(Saved data entries)
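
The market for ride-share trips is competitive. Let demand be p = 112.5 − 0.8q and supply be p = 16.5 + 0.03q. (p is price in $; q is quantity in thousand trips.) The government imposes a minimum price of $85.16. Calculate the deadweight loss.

Competitive equilibrium: 112.5 − 0.8q = 16.5 + 0.03q → q* = 115.6627, p* = 19.9699.
At the floor p = 85.16, quantity demanded = (112.5 − 85.16)/0.8 = 34.175.
Sellers' marginal cost at q' = 34.175: 16.5 + 0.03·34.175 = 17.5253.
Δq = 115.6627 − 34.175 = 81.4877; wedge = 85.16 − 17.5253 = 67.6347.
The triangle = ½ × 81.4877 × 67.6347 = $2755.70 thousand.

$2755.70 thousand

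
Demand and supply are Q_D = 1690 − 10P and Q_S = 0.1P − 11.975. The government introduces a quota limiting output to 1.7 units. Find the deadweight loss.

50.95

In inverse form: demand P = 169 − 0.1Q, supply P = 119.75 + 10Q.
Competitive equilibrium: 169 − 0.1Q = 119.75 + 10Q → Q* = 4.8762, P* = 168.5124.
At Q = 1.7: demand price = 169 − 0.1·1.7 = 168.83; supply price = 119.75 + 10·1.7 = 136.75.
ΔQ = 4.8762 − 1.7 = 3.1762; wedge = 168.83 − 136.75 = 32.08.
DWL = ½ × 3.1762 × 32.08 = 50.95.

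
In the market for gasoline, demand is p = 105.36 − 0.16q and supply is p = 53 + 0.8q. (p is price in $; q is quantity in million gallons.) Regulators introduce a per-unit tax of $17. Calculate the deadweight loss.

Competitive equilibrium: 105.36 − 0.16q = 53 + 0.8q → q* = 54.5417, p* = 96.6333.
With the tax, the buyer price exceeds the seller price by 17: (105.36 − 0.16q) − (53 + 0.8q) = 17 → q' = 36.8333.
Δq = 54.5417 − 36.8333 = 17.7084; the wedge equals the tax, 17.
The triangle = ½ × 17.7084 × 17 = $150.52 million.

$150.52 million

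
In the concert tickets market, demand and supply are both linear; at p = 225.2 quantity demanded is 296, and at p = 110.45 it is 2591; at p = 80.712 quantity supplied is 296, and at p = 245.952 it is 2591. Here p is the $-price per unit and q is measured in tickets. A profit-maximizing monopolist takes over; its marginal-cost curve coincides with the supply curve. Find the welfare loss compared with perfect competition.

$11296.11

Demand slope = (110.45 − 225.2)/(2591 − 296) = −0.05, so p = 240 − 0.05q.
Supply slope = (245.952 − 80.712)/(2591 − 296) = 0.072, so p = 59.4 + 0.072q.
Competitive equilibrium: 240 − 0.05q = 59.4 + 0.072q → q* = 1480.3279, p* = 165.9836.
Marginal revenue: MR = 240 − 0.1q. Set MR = MC: 240 − 0.1q = 59.4 + 0.072q → q_m = 1050.
Price p_m = 240 − 0.05·1050 = 187.5; MC(q_m) = 59.4 + 0.072·1050 = 135.
Competitive q* = 1480.3279, so Δq = 430.3279; wedge = 187.5 − 135 = 52.5.
Deadweight loss = ½ × 430.3279 × 52.5 = $11296.11.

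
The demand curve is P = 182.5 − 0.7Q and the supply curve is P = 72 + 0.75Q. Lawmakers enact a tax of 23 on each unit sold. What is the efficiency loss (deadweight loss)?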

→ ASSIGNMENT:
Print out each line of the data exactly.

→ OUTPUT OF THE EXERCISE:
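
The market for ride-share trips is competitive. Let demand be p = 112.5 − 0.8q and supply be p = 16.5 + 0.03q. (p is price in $; q is quantity in thousand trips.) The government imposes a minimum price of $85.16. Calculate the deadweight loss.

Competitive equilibrium: 112.5 − 0.8q = 16.5 + 0.03q → q* = 115.6627, p* = 19.9699.
At the floor p = 85.16, quantity demanded = (112.5 − 85.16)/0.8 = 34.175.
Sellers' marginal cost at q' = 34.175: 16.5 + 0.03·34.175 = 17.5253.
Δq = 115.6627 − 34.175 = 81.4877; wedge = 85.16 − 17.5253 = 67.6347.
The triangle = ½ × 81.4877 × 67.6347 = $2755.70 thousand.

$2755.70 thousand

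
Demand and supply are Q_D = 1690 − 10P and Q_S = 0.1P − 11.975. The government introduces a quota limiting output to 1.7 units. Find the deadweight loss.

50.95

In inverse form: demand P = 169 − 0.1Q, supply P = 119.75 + 10Q.
Competitive equilibrium: 169 − 0.1Q = 119.75 + 10Q → Q* = 4.8762, P* = 168.5124.
At Q = 1.7: demand price = 169 − 0.1·1.7 = 168.83; supply price = 119.75 + 10·1.7 = 136.75.
ΔQ = 4.8762 − 1.7 = 3.1762; wedge = 168.83 − 136.75 = 32.08.
DWL = ½ × 3.1762 × 32.08 = 50.95.

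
In the market for gasoline, demand is p = 105.36 − 0.16q and supply is p = 53 + 0.8q. (p is price in $; q is quantity in million gallons.) Regulators introduce a per-unit tax of $17. Calculate the deadweight loss.

Competitive equilibrium: 105.36 − 0.16q = 53 + 0.8q → q* = 54.5417, p* = 96.6333.
With the tax, the buyer price exceeds the seller price by 17: (105.36 − 0.16q) − (53 + 0.8q) = 17 → q' = 36.8333.
Δq = 54.5417 − 36.8333 = 17.7084; the wedge equals the tax, 17.
The triangle = ½ × 17.7084 × 17 = $150.52 million.

$150.52 million

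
In the concert tickets market, demand and supply are both linear; at p = 225.2 quantity demanded is 296, and at p = 110.45 it is 2591; at p = 80.712 quantity supplied is 296, and at p = 245.952 it is 2591. Here p is the $-price per unit and q is measured in tickets. A profit-maximizing monopolist takes over; its marginal-cost curve coincides with the supply curve. Find the welfare loss compared with perfect competition.

$11296.11

Demand slope = (110.45 − 225.2)/(2591 − 296) = −0.05, so p = 240 − 0.05q.
Supply slope = (245.952 − 80.712)/(2591 − 296) = 0.072, so p = 59.4 + 0.072q.
Competitive equilibrium: 240 − 0.05q = 59.4 + 0.072q → q* = 1480.3279, p* = 165.9836.
Marginal revenue: MR = 240 − 0.1q. Set MR = MC: 240 − 0.1q = 59.4 + 0.072q → q_m = 1050.
Price p_m = 240 − 0.05·1050 = 187.5; MC(q_m) = 59.4 + 0.072·1050 = 135.
Competitive q* = 1480.3279, so Δq = 430.3279; wedge = 187.5 − 135 = 52.5.
Deadweight loss = ½ × 430.3279 × 52.5 = $11296.11.

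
The demand curve is P = 182.5 − 0.7Q and the supply curve is P = 72 + 0.75Q. Lawmakers enact a tax of 23 on each unit sold. What is the efficiency loss (deadweight loss)?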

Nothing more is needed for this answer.